* ENTRIES SUPPLIED

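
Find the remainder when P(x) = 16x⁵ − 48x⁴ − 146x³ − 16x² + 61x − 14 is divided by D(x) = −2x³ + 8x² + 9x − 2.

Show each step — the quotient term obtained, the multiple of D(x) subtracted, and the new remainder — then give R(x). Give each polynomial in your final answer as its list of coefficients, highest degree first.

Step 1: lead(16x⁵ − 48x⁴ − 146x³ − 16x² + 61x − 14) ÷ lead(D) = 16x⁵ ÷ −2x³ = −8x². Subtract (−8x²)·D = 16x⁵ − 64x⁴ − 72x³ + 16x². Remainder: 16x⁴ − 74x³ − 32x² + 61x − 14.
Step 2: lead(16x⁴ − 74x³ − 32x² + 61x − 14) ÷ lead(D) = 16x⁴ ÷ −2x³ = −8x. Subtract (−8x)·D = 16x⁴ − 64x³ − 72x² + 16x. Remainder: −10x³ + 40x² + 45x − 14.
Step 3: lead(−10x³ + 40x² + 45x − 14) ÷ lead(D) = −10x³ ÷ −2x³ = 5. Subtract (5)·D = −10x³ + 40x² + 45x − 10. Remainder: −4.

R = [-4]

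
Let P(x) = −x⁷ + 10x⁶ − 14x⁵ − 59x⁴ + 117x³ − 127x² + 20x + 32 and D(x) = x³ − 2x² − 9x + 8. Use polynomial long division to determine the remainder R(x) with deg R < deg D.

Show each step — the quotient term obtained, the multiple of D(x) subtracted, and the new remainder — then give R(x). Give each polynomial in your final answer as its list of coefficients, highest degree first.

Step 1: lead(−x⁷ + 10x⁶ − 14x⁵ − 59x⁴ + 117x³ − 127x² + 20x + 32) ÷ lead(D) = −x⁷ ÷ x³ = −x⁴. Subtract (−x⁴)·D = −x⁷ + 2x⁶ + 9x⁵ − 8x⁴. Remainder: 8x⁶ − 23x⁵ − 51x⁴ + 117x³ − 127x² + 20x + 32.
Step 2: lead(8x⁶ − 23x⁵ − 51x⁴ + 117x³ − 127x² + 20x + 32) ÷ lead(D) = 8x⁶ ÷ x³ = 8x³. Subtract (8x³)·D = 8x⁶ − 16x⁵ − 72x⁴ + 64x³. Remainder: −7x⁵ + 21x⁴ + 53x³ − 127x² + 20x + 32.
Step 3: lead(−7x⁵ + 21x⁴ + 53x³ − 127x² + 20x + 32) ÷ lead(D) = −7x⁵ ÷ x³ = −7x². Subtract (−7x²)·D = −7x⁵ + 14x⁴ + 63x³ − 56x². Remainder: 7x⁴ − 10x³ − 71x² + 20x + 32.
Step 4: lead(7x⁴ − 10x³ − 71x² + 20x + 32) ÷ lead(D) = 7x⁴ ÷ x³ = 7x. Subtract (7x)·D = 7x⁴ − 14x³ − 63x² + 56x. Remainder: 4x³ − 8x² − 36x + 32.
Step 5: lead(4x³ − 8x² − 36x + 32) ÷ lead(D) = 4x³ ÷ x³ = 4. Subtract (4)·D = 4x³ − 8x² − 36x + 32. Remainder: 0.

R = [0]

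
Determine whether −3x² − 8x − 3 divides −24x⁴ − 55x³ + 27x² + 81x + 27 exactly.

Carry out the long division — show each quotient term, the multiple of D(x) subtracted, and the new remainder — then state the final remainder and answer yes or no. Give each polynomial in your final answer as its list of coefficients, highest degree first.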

* AIM OF THE TASK
If a line above holds the string "long", count it; give the final total as the only output.

* ANSWER SECTION
2